*** Records provided

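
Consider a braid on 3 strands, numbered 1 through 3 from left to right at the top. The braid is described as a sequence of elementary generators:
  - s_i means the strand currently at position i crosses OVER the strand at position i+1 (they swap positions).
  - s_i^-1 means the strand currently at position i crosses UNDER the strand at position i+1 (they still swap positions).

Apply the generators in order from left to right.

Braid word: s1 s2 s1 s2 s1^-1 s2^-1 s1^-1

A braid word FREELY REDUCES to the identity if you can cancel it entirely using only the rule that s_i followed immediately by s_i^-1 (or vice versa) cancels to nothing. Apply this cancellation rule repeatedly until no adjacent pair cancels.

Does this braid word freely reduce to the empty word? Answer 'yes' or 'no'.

Gen 1 (s1): push. Stack: [s1]
Gen 2 (s2): push. Stack: [s1 s2]
Gen 3 (s1): push. Stack: [s1 s2 s1]
Gen 4 (s2): push. Stack: [s1 s2 s1 s2]
Gen 5 (s1^-1): push. Stack: [s1 s2 s1 s2 s1^-1]
Gen 6 (s2^-1): push. Stack: [s1 s2 s1 s2 s1^-1 s2^-1]
Gen 7 (s1^-1): push. Stack: [s1 s2 s1 s2 s1^-1 s2^-1 s1^-1]
Reduced word: s1 s2 s1 s2 s1^-1 s2^-1 s1^-1

Answer: no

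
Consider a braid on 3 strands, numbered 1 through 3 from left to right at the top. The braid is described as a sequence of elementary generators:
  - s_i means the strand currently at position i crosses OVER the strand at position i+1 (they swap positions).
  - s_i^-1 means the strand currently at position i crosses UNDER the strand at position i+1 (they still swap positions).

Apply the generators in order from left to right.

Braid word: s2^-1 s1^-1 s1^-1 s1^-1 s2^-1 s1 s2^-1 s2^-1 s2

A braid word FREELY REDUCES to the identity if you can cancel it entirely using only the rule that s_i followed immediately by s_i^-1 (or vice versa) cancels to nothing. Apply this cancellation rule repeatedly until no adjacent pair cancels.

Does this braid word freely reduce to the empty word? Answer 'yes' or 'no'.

Answer: no

Derivation:
Gen 1 (s2^-1): push. Stack: [s2^-1]
Gen 2 (s1^-1): push. Stack: [s2^-1 s1^-1]
Gen 3 (s1^-1): push. Stack: [s2^-1 s1^-1 s1^-1]
Gen 4 (s1^-1): push. Stack: [s2^-1 s1^-1 s1^-1 s1^-1]
Gen 5 (s2^-1): push. Stack: [s2^-1 s1^-1 s1^-1 s1^-1 s2^-1]
Gen 6 (s1): push. Stack: [s2^-1 s1^-1 s1^-1 s1^-1 s2^-1 s1]
Gen 7 (s2^-1): push. Stack: [s2^-1 s1^-1 s1^-1 s1^-1 s2^-1 s1 s2^-1]
Gen 8 (s2^-1): push. Stack: [s2^-1 s1^-1 s1^-1 s1^-1 s2^-1 s1 s2^-1 s2^-1]
Gen 9 (s2): cancels prior s2^-1. Stack: [s2^-1 s1^-1 s1^-1 s1^-1 s2^-1 s1 s2^-1]
Reduced word: s2^-1 s1^-1 s1^-1 s1^-1 s2^-1 s1 s2^-1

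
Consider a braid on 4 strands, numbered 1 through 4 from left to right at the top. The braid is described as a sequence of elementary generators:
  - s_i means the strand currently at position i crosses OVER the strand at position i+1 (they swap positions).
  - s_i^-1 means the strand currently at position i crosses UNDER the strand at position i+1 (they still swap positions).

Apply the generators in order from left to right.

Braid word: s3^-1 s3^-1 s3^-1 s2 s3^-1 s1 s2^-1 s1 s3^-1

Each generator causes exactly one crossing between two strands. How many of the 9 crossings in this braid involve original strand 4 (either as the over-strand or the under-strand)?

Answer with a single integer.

Answer: 6

Derivation:
Gen 1: crossing 3x4. Involves strand 4? yes. Count so far: 1
Gen 2: crossing 4x3. Involves strand 4? yes. Count so far: 2
Gen 3: crossing 3x4. Involves strand 4? yes. Count so far: 3
Gen 4: crossing 2x4. Involves strand 4? yes. Count so far: 4
Gen 5: crossing 2x3. Involves strand 4? no. Count so far: 4
Gen 6: crossing 1x4. Involves strand 4? yes. Count so far: 5
Gen 7: crossing 1x3. Involves strand 4? no. Count so far: 5
Gen 8: crossing 4x3. Involves strand 4? yes. Count so far: 6
Gen 9: crossing 1x2. Involves strand 4? no. Count so far: 6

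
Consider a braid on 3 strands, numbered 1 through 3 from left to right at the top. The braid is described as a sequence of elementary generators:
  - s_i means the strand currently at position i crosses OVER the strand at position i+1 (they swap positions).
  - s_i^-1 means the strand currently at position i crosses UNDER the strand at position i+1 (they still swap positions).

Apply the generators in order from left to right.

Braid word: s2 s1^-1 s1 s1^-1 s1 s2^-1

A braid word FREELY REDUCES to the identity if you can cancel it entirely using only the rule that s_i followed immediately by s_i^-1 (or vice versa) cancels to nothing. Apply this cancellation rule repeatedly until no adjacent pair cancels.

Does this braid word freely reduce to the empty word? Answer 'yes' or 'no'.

Gen 1 (s2): push. Stack: [s2]
Gen 2 (s1^-1): push. Stack: [s2 s1^-1]
Gen 3 (s1): cancels prior s1^-1. Stack: [s2]
Gen 4 (s1^-1): push. Stack: [s2 s1^-1]
Gen 5 (s1): cancels prior s1^-1. Stack: [s2]
Gen 6 (s2^-1): cancels prior s2. Stack: []
Reduced word: (empty)

Answer: yes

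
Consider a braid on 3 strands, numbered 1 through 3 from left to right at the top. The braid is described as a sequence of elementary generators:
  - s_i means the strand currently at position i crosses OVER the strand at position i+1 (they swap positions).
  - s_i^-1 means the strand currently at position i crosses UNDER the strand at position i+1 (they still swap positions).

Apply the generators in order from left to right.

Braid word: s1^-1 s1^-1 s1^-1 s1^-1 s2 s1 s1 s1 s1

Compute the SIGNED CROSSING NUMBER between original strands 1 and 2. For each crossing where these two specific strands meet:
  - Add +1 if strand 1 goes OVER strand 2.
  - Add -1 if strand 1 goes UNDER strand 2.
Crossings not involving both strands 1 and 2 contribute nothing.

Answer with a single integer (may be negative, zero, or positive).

Answer: 0

Derivation:
Gen 1: 1 under 2. Both 1&2? yes. Contrib: -1. Sum: -1
Gen 2: 2 under 1. Both 1&2? yes. Contrib: +1. Sum: 0
Gen 3: 1 under 2. Both 1&2? yes. Contrib: -1. Sum: -1
Gen 4: 2 under 1. Both 1&2? yes. Contrib: +1. Sum: 0
Gen 5: crossing 2x3. Both 1&2? no. Sum: 0
Gen 6: crossing 1x3. Both 1&2? no. Sum: 0
Gen 7: crossing 3x1. Both 1&2? no. Sum: 0
Gen 8: crossing 1x3. Both 1&2? no. Sum: 0
Gen 9: crossing 3x1. Both 1&2? no. Sum: 0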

******

Task details
Reproduce exactly the section above that begins at the line containing "Braid word: s1^-1" and ends at the line containing "- Add -1 if strand 1 goes UNDER strand 2.", leaving out all other lines.

Expected answer
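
Braid word: s1^-1 s1^-1 s1^-1 s1^-1 s2 s1 s1 s1 s1

Compute the SIGNED CROSSING NUMBER between original strands 1 and 2. For each crossing where these two specific strands meet:
  - Add +1 if strand 1 goes OVER strand 2.
  - Add -1 if strand 1 goes UNDER strand 2.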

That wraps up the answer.